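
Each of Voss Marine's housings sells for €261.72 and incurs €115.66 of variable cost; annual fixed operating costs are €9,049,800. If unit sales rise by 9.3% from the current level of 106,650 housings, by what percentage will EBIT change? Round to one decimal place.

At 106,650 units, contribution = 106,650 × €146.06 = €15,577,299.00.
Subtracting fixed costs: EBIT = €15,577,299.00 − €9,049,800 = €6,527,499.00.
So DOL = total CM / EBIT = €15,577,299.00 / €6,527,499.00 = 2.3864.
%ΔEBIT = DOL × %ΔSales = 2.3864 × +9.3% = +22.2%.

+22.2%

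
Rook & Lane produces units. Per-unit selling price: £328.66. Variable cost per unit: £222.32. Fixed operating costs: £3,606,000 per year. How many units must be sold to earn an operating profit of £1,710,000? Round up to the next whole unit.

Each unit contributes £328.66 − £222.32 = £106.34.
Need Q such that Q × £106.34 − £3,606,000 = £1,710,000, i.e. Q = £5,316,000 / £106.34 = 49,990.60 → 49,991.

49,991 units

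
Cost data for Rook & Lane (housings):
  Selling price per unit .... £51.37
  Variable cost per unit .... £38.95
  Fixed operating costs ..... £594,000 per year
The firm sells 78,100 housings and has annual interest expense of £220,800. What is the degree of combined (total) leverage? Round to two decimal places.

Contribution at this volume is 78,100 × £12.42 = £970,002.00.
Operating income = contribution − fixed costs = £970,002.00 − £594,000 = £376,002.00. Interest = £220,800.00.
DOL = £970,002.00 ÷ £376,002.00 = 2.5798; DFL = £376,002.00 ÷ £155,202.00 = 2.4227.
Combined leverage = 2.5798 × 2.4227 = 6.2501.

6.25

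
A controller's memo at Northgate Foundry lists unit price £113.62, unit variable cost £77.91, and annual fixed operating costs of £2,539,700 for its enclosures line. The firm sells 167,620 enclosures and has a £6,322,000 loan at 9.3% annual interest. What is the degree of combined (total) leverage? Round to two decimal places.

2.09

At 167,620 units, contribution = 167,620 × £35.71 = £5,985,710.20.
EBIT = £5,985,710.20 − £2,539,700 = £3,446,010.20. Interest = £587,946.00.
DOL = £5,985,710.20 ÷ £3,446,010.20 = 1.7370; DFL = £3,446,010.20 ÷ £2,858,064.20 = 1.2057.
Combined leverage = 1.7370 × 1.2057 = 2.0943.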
+++
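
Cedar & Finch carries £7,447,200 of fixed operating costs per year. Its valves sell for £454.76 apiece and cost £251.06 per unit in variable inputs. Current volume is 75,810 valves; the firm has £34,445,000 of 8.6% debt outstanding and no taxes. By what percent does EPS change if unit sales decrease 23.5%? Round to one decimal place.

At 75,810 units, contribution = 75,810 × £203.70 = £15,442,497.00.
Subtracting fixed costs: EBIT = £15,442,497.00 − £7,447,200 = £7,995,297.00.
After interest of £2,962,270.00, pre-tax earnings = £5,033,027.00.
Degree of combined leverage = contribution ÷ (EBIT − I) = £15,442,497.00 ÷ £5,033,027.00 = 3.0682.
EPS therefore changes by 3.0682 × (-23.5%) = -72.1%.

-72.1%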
+++
**What the task requires**. In the listing above, locate the line containing "Cost data for" and the line containing "Fixed operating costs .....". Transcribe those two lines and everything between them, exactly as written.

**Answer to the exercise**.
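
Cost data for Rook & Lane (housings):
  Selling price per unit .... £51.37
  Variable cost per unit .... £38.95
  Fixed operating costs ..... £594,000 per year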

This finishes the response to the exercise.